__Requirement__
Using the listing below, copy exactly the lines from the one containing "- SEND who=X" to the one containing "0: SEND who=B seq=200 len=24", both lines included, and no others.

__Materials provided__
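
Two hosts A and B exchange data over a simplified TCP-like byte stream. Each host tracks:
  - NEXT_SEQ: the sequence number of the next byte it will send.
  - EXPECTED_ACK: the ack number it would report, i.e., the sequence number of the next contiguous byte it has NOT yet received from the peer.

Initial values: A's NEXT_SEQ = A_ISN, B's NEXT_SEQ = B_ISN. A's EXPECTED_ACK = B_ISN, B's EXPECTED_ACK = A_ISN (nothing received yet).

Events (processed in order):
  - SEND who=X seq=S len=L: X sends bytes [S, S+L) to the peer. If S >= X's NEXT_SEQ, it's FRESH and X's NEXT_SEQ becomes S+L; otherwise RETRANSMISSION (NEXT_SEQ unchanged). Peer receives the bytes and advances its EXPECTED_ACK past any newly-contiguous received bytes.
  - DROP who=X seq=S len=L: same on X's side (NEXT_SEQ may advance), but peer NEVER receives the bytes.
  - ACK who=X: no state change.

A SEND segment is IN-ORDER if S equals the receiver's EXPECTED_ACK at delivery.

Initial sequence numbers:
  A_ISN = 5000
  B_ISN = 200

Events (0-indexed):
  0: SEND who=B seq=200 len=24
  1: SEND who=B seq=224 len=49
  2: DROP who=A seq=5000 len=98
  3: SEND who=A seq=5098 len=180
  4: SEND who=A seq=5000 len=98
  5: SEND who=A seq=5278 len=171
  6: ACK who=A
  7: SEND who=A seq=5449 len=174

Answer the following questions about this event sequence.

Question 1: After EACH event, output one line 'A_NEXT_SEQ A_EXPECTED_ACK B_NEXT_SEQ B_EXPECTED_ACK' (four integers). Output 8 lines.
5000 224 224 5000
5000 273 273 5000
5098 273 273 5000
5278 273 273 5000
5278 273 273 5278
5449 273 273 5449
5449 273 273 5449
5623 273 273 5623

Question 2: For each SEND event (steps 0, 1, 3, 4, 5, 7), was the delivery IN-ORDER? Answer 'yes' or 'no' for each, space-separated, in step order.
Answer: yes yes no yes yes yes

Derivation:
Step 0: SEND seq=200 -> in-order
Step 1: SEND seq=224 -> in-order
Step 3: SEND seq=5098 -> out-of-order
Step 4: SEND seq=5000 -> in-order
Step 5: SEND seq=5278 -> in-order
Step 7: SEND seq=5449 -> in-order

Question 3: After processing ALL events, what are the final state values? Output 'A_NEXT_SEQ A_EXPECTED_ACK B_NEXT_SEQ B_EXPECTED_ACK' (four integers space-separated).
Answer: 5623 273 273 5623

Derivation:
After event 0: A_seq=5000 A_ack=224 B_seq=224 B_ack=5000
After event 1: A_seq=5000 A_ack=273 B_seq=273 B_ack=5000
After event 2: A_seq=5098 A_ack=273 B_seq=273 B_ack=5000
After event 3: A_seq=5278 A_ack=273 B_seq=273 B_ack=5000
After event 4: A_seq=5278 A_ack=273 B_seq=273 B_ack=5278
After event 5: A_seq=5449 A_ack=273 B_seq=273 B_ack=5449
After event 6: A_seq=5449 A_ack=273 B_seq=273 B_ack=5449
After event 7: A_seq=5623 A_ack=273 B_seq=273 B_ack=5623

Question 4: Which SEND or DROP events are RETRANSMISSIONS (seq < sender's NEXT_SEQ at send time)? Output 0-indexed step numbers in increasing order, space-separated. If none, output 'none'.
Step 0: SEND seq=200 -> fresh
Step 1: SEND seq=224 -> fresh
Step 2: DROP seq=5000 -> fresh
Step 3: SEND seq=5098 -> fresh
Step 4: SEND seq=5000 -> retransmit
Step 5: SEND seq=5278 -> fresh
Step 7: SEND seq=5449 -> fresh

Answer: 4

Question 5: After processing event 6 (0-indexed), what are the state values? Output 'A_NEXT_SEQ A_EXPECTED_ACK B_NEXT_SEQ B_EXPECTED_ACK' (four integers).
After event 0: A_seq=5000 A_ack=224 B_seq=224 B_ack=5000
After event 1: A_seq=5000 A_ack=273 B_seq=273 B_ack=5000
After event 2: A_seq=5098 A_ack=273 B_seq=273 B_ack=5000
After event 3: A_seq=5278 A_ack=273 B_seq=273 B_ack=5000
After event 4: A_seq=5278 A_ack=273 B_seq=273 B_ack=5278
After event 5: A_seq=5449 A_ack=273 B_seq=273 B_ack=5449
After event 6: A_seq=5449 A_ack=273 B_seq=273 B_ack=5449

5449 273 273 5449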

__Response to the task__
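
  - SEND who=X seq=S len=L: X sends bytes [S, S+L) to the peer. If S >= X's NEXT_SEQ, it's FRESH and X's NEXT_SEQ becomes S+L; otherwise RETRANSMISSION (NEXT_SEQ unchanged). Peer receives the bytes and advances its EXPECTED_ACK past any newly-contiguous received bytes.
  - DROP who=X seq=S len=L: same on X's side (NEXT_SEQ may advance), but peer NEVER receives the bytes.
  - ACK who=X: no state change.

A SEND segment is IN-ORDER if S equals the receiver's EXPECTED_ACK at delivery.

Initial sequence numbers:
  A_ISN = 5000
  B_ISN = 200

Events (0-indexed):
  0: SEND who=B seq=200 len=24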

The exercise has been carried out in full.